#### Given records ####
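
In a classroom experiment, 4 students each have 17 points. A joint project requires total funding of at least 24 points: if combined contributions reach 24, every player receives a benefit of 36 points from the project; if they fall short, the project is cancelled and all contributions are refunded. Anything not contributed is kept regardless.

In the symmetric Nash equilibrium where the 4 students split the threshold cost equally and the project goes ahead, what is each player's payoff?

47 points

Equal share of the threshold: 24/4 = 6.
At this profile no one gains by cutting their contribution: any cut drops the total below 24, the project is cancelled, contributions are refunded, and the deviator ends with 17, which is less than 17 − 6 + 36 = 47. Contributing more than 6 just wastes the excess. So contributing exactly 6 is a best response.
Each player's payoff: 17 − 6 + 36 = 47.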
####
#### Given records ####
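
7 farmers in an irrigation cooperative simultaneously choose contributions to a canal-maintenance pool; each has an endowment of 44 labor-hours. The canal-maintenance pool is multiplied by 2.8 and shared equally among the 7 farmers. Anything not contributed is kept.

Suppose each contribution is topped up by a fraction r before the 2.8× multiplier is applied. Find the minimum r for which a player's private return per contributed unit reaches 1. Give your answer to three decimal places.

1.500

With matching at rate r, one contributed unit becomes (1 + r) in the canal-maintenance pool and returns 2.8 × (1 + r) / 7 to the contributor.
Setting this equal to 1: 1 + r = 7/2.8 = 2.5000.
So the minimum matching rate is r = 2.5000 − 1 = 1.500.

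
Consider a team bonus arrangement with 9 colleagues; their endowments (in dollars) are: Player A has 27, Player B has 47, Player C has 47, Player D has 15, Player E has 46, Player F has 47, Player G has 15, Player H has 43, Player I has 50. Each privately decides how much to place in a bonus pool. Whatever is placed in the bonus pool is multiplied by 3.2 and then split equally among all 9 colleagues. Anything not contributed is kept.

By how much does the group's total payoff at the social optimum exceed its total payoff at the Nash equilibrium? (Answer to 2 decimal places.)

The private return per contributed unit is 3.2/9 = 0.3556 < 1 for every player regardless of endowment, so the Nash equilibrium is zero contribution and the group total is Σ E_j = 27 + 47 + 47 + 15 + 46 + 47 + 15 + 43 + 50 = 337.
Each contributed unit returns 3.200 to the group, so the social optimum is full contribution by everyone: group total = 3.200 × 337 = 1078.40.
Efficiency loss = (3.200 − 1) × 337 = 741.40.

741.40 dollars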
####
#### Given records ####
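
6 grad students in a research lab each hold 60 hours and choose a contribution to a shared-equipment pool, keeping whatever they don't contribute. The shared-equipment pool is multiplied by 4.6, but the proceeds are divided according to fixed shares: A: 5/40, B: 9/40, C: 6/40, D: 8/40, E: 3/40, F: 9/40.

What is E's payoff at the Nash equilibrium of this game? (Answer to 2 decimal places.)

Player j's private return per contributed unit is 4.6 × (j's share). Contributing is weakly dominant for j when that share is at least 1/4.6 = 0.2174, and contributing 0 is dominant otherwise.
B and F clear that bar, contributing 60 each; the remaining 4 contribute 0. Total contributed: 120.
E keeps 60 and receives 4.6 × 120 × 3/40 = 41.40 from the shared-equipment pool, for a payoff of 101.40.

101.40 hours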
####
* What you should do *
Look above for the line holding "7 farmers in". Print it and every line after it, exactly, through the line holding "Consider a team".

* Answer box *
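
7 farmers in an irrigation cooperative simultaneously choose contributions to a canal-maintenance pool; each has an endowment of 44 labor-hours. The canal-maintenance pool is multiplied by 2.8 and shared equally among the 7 farmers. Anything not contributed is kept.

Suppose each contribution is topped up by a fraction r before the 2.8× multiplier is applied. Find the minimum r for which a player's private return per contributed unit reaches 1. Give your answer to three decimal places.

1.500

With matching at rate r, one contributed unit becomes (1 + r) in the canal-maintenance pool and returns 2.8 × (1 + r) / 7 to the contributor.
Setting this equal to 1: 1 + r = 7/2.8 = 2.5000.
So the minimum matching rate is r = 2.5000 − 1 = 1.500.

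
Consider a team bonus arrangement with 9 colleagues; their endowments (in dollars) are: Player A has 27, Player B has 47, Player C has 47, Player D has 15, Player E has 46, Player F has 47, Player G has 15, Player H has 43, Player I has 50. Each privately decides how much to place in a bonus pool. Whatever is placed in the bonus pool is multiplied by 3.2 and then split equally among all 9 colleagues. Anything not contributed is kept.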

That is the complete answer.